▶ _What you will do_: Your output should be the lines of the data that follow, reproduced exactly from the first through the line bearing "Answer: $143$".

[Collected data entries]
>>>
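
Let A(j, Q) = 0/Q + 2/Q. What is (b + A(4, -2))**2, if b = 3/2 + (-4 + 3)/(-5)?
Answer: 49/100 ≈ 0.49000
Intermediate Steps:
A(j, Q) = 2/Q (A(j, Q) = 0 + 2/Q = 2/Q)
b = 17/10 (b = 3*(1/2) - 1*(-1/5) = 3/2 + 1/5 = 17/10 ≈ 1.7000)
(b + A(4, -2))**2 = (17/10 + 2/(-2))**2 = (17/10 + 2*(-1/2))**2 = (17/10 - 1)**2 = (7/10)**2 = 49/100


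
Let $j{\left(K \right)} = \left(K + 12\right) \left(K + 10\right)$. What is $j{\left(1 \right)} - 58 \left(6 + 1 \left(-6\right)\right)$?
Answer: $143$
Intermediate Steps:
$j{\left(K \right)} = \left(10 + K\right) \left(12 + K\right)$ ($j{\left(K \right)} = \left(12 + K\right) \left(10 + K\right) = \left(10 + K\right) \left(12 + K\right)$)
$j{\left(1 \right)} - 58 \left(6 + 1 \left(-6\right)\right) = \left(120 + 1^{2} + 22 \cdot 1\right) - 58 \left(6 + 1 \left(-6\right)\right) = \left(120 + 1 + 22\right) - 58 \left(6 - 6\right) = 143 - 0 = 143 + 0 = 143$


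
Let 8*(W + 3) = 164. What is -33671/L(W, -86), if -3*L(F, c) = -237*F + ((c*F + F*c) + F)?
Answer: -33671/2380 ≈ -14.147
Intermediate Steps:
W = 35/2 (W = -3 + (⅛)*164 = -3 + 41/2 = 35/2 ≈ 17.500)
L(F, c) = 236*F/3 - 2*F*c/3 (L(F, c) = -(-237*F + ((c*F + F*c) + F))/3 = -(-237*F + ((F*c + F*c) + F))/3 = -(-237*F + (2*F*c + F))/3 = -(-237*F + (F + 2*F*c))/3 = -(-236*F + 2*F*c)/3 = 236*F/3 - 2*F*c/3)
-33671/L(W, -86) = -33671*3/(35*(118 - 1*(-86))) = -33671*3/(35*(118 + 86)) = -33671/((⅔)*(35/2)*204) = -33671/2380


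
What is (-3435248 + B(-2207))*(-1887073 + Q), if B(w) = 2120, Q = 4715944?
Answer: -9711876238488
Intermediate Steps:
(-3435248 + B(-2207))*(-1887073 + Q) = (-3435248 + 2120)*(-1887073 + 4715944) = -3433128*2828871 = -9711876238488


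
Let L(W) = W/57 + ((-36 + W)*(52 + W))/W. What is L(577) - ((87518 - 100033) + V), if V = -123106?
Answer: 4480168471/32889 ≈ 1.3622e+5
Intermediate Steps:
L(W) = W/57 + (-36 + W)*(52 + W)/W (L(W) = W*(1/57) + (-36 + W)*(52 + W)/W = W/57 + (-36 + W)*(52 + W)/W)
L(577) - ((87518 - 100033) + V) = (16 - 1872/577 + (58/57)*577) - ((87518 - 100033) - 123106) = (16 - 1872*1/577 + 33466/57) - (-12515 - 123106) = (16 - 1872/577 + 33466/57) - 1*(-135621) = 19729402/32889 + 135621 = 4480168471/32889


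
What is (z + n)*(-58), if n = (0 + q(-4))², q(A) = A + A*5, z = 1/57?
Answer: -1904314/57 ≈ -33409.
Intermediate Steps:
z = 1/57 ≈ 0.017544
q(A) = 6*A (q(A) = A + 5*A = 6*A)
n = 576 (n = (0 + 6*(-4))² = (0 - 24)² = (-24)² = 576)
(z + n)*(-58) = (1/57 + 576)*(-58) = (32833/57)*(-58) = -1904314/57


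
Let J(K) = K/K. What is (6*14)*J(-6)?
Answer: 84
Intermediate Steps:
J(K) = 1
(6*14)*J(-6) = (6*14)*1 = 84*1 = 84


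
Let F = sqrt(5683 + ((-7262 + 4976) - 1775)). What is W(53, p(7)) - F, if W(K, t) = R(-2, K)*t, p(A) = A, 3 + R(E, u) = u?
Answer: 350 - sqrt(1622) ≈ 309.73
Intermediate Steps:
F = sqrt(1622) (F = sqrt(5683 + (-2286 - 1775)) = sqrt(5683 - 4061) = sqrt(1622) ≈ 40.274)
R(E, u) = -3 + u
W(K, t) = t*(-3 + K) (W(K, t) = (-3 + K)*t = t*(-3 + K))
W(53, p(7)) - F = 7*(-3 + 53) - sqrt(1622) = 7*50 - sqrt(1622) = 350 - sqrt(1622)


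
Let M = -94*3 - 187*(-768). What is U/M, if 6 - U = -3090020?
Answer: 1545013/71667 ≈ 21.558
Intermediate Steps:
U = 3090026 (U = 6 - 1*(-3090020) = 6 + 3090020 = 3090026)
M = 143334 (M = -282 + 143616 = 143334)
U/M = 3090026/143334 = 3090026*(1/143334) = 1545013/71667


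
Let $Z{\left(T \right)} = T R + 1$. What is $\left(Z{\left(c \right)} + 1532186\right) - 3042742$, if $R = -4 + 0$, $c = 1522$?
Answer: $-1516643$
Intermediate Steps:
$R = -4$
$Z{\left(T \right)} = 1 - 4 T$ ($Z{\left(T \right)} = T \left(-4\right) + 1 = - 4 T + 1 = 1 - 4 T$)
$\left(Z{\left(c \right)} + 1532186\right) - 3042742 = \left(\left(1 - 6088\right) + 1532186\right) - 3042742 = \left(-6087 + 1532186\right) - 3042742 = 1526099 - 3042742 = -1516643$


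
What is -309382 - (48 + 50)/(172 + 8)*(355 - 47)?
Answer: -13929736/45 ≈ -3.0955e+5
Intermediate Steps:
-309382 - (48 + 50)/(172 + 8)*(355 - 47) = -309382 - 98/180*308 = -309382 - 98*(1/180)*308 = -309382 - 49*308/90 = -309382 - 1*7546/45 = -309382 - 7546/45 = -13929736/45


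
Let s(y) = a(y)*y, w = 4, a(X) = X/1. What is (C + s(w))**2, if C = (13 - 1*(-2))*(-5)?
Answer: 3481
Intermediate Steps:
a(X) = X (a(X) = X*1 = X)
s(y) = y**2 (s(y) = y*y = y**2)
C = -75 (C = (13 + 2)*(-5) = 15*(-5) = -75)
(C + s(w))**2 = (-75 + 4**2)**2 = (-75 + 16)**2 = (-59)**2 = 3481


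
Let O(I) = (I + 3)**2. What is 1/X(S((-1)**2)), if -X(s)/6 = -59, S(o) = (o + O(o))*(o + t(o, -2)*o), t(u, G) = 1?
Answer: 1/354 ≈ 0.0028249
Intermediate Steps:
O(I) = (3 + I)**2
S(o) = 2*o*(o + (3 + o)**2) (S(o) = (o + (3 + o)**2)*(o + 1*o) = (o + (3 + o)**2)*(o + o) = (o + (3 + o)**2)*(2*o) = 2*o*(o + (3 + o)**2))
X(s) = 354 (X(s) = -6*(-59) = 354)
1/X(S((-1)**2)) = 1/354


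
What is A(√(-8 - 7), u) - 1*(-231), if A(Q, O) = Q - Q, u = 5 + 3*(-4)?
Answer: 231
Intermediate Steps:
u = -7 (u = 5 - 12 = -7)
A(Q, O) = 0
A(√(-8 - 7), u) - 1*(-231) = 0 - 1*(-231) = 0 + 231 = 231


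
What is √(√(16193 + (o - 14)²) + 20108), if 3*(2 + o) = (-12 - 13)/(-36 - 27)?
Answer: √(79808652 + 21*√587424154)/63 ≈ 142.25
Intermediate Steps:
o = -353/189 (o = -2 + ((-12 - 13)/(-36 - 27))/3 = -2 + (-25/(-63))/3 = -2 + (-25*(-1/63))/3 = -2 + (⅓)*(25/63) = -2 + 25/189 = -353/189 ≈ -1.8677)
√(√(16193 + (o - 14)²) + 20108) = √(√(16193 + (-353/189 - 14)²) + 20108) = √(√(16193 + (-2999/189)²) + 20108) = √(√(16193 + 8994001/35721) + 20108) = √(√(587424154/35721) + 20108) = √(√587424154/189 + 20108) = √(20108 + √587424154/189)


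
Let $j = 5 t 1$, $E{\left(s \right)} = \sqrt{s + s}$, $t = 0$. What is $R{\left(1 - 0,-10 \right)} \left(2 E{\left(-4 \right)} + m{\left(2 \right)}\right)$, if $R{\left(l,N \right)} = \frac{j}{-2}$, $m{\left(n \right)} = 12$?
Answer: $0$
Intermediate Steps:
$E{\left(s \right)} = \sqrt{2} \sqrt{s}$ ($E{\left(s \right)} = \sqrt{2 s} = \sqrt{2} \sqrt{s}$)
$j = 0$ ($j = 5 \cdot 0 \cdot 1 = 0 \cdot 1 = 0$)
$R{\left(l,N \right)} = 0$ ($R{\left(l,N \right)} = \frac{0}{-2} = 0 \left(- \frac{1}{2}\right) = 0$)
$R{\left(1 - 0,-10 \right)} \left(2 E{\left(-4 \right)} + m{\left(2 \right)}\right) = 0 \left(2 \sqrt{2} \sqrt{-4} + 12\right) = 0 \left(2 \sqrt{2} \cdot 2 i + 12\right) = 0 \left(2 \cdot 2 i \sqrt{2} + 12\right) = 0 \left(4 i \sqrt{2} + 12\right) = 0 \left(12 + 4 i \sqrt{2}\right) = 0$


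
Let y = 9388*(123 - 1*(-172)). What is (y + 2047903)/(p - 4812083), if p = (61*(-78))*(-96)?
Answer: -4817363/4355315 ≈ -1.1061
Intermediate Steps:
p = 456768 (p = -4758*(-96) = 456768)
y = 2769460 (y = 9388*(123 + 172) = 9388*295 = 2769460)
(y + 2047903)/(p - 4812083) = (2769460 + 2047903)/(456768 - 4812083) = 4817363/(-4355315) = 4817363*(-1/4355315) = -4817363/4355315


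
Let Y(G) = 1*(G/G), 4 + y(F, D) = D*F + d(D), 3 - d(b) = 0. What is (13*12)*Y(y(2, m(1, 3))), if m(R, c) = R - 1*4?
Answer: 156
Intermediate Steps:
m(R, c) = -4 + R (m(R, c) = R - 4 = -4 + R)
d(b) = 3 (d(b) = 3 - 1*0 = 3 + 0 = 3)
y(F, D) = -1 + D*F (y(F, D) = -4 + (D*F + 3) = -4 + (3 + D*F) = -1 + D*F)
Y(G) = 1 (Y(G) = 1*1 = 1)
(13*12)*Y(y(2, m(1, 3))) = (13*12)*1 = 156*1 = 156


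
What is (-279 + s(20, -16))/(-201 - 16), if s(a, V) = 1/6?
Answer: 239/186 ≈ 1.2849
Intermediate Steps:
s(a, V) = ⅙
(-279 + s(20, -16))/(-201 - 16) = (-279 + ⅙)/(-201 - 16) = -1673/6/(-217) = -1673/6*(-1/217) = 239/186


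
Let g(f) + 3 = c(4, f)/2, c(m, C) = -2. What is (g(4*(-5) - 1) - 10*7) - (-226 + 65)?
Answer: 87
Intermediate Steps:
g(f) = -4 (g(f) = -3 - 2/2 = -3 - 2*1/2 = -3 - 1 = -4)
(g(4*(-5) - 1) - 10*7) - (-226 + 65) = (-4 - 10*7) - (-226 + 65) = (-4 - 70) - 1*(-161) = -74 + 161 = 87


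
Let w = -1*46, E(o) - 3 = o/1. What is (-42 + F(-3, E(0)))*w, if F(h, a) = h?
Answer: 2070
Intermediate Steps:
E(o) = 3 + o (E(o) = 3 + o/1 = 3 + o*1 = 3 + o)
w = -46
(-42 + F(-3, E(0)))*w = (-42 - 3)*(-46) = -45*(-46) = 2070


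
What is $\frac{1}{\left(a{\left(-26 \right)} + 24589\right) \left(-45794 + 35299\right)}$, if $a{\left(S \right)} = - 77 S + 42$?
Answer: $- \frac{1}{279513335} \approx -3.5776 \cdot 10^{-9}$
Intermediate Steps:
$a{\left(S \right)} = 42 - 77 S$
$\frac{1}{\left(a{\left(-26 \right)} + 24589\right) \left(-45794 + 35299\right)} = \frac{1}{\left(\left(42 - -2002\right) + 24589\right) \left(-45794 + 35299\right)} = \frac{1}{\left(\left(42 + 2002\right) + 24589\right) \left(-10495\right)} = \frac{1}{\left(2044 + 24589\right) \left(-10495\right)} = \frac{1}{26633 \left(-10495\right)} = \frac{1}{-279513335} = - \frac{1}{279513335}$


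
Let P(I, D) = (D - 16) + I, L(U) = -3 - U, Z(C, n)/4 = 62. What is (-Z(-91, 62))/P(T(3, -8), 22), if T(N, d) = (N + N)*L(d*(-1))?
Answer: 62/15 ≈ 4.1333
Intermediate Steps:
Z(C, n) = 248 (Z(C, n) = 4*62 = 248)
T(N, d) = 2*N*(-3 + d) (T(N, d) = (N + N)*(-3 - d*(-1)) = (2*N)*(-3 - (-1)*d) = (2*N)*(-3 + d) = 2*N*(-3 + d))
P(I, D) = -16 + D + I (P(I, D) = (-16 + D) + I = -16 + D + I)
(-Z(-91, 62))/P(T(3, -8), 22) = (-1*248)/(-16 + 22 + 2*3*(-3 - 8)) = -248/(-16 + 22 + 2*3*(-11)) = -248/(-16 + 22 - 66) = -248/(-60) = -248*(-1/60) = 62/15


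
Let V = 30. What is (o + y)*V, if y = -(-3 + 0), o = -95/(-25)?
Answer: 204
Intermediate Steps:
o = 19/5 (o = -95*(-1/25) = 19/5 ≈ 3.8000)
y = 3 (y = -1*(-3) = 3)
(o + y)*V = (19/5 + 3)*30 = (34/5)*30 = 204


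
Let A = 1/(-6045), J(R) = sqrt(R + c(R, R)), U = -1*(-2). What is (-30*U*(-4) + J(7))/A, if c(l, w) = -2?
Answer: -1450800 - 6045*sqrt(5) ≈ -1.4643e+6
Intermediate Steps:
U = 2
J(R) = sqrt(-2 + R) (J(R) = sqrt(R - 2) = sqrt(-2 + R))
A = -1/6045 ≈ -0.00016543
(-30*U*(-4) + J(7))/A = (-60*(-4) + sqrt(-2 + 7))/(-1/6045) = (-30*(-8) + sqrt(5))*(-6045) = (240 + sqrt(5))*(-6045) = -1450800 - 6045*sqrt(5)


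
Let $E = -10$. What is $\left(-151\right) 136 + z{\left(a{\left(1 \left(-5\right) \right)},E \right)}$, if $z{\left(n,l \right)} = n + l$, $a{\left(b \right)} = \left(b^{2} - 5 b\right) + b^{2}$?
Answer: $-20471$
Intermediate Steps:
$a{\left(b \right)} = - 5 b + 2 b^{2}$
$z{\left(n,l \right)} = l + n$
$\left(-151\right) 136 + z{\left(a{\left(1 \left(-5\right) \right)},E \right)} = \left(-151\right) 136 - \left(10 - 1 \left(-5\right) \left(-5 + 2 \cdot 1 \left(-5\right)\right)\right) = -20536 - \left(10 + 5 \left(-5 + 2 \left(-5\right)\right)\right) = -20536 - \left(10 + 5 \left(-5 - 10\right)\right) = -20536 - -65 = -20536 + \left(-10 + 75\right) = -20536 + 65 = -20471$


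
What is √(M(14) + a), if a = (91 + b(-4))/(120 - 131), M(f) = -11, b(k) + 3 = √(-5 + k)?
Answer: √(-2299 - 33*I)/11 ≈ 0.031283 - 4.359*I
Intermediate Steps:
b(k) = -3 + √(-5 + k)
a = -8 - 3*I/11 (a = (91 + (-3 + √(-5 - 4)))/(120 - 131) = (91 + (-3 + √(-9)))/(-11) = (91 + (-3 + 3*I))*(-1/11) = (88 + 3*I)*(-1/11) = -8 - 3*I/11 ≈ -8.0 - 0.27273*I)
√(M(14) + a) = √(-11 + (-8 - 3*I/11)) = √(-19 - 3*I/11)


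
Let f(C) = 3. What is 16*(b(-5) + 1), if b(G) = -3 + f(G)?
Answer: 16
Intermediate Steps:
b(G) = 0 (b(G) = -3 + 3 = 0)
16*(b(-5) + 1) = 16*(0 + 1) = 16*1 = 16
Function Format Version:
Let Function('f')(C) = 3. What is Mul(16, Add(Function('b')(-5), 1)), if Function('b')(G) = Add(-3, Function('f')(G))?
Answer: 16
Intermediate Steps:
Function('b')(G) = 0 (Function('b')(G) = Add(-3, 3) = 0)
Mul(16, Add(Function('b')(-5), 1)) = Mul(16, Add(0, 1)) = Mul(16, 1) = 16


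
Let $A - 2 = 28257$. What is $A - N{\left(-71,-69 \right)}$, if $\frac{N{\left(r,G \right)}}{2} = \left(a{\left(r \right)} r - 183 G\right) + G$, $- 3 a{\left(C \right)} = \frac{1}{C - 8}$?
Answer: $\frac{745033}{237} \approx 3143.6$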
<<<
▶ _Solution_:
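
Let A(j, Q) = 0/Q + 2/Q. What is (b + A(4, -2))**2, if b = 3/2 + (-4 + 3)/(-5)?
Answer: 49/100 ≈ 0.49000
Intermediate Steps:
A(j, Q) = 2/Q (A(j, Q) = 0 + 2/Q = 2/Q)
b = 17/10 (b = 3*(1/2) - 1*(-1/5) = 3/2 + 1/5 = 17/10 ≈ 1.7000)
(b + A(4, -2))**2 = (17/10 + 2/(-2))**2 = (17/10 + 2*(-1/2))**2 = (17/10 - 1)**2 = (7/10)**2 = 49/100


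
Let $j{\left(K \right)} = \left(K + 12\right) \left(K + 10\right)$. What is $j{\left(1 \right)} - 58 \left(6 + 1 \left(-6\right)\right)$?
Answer: $143$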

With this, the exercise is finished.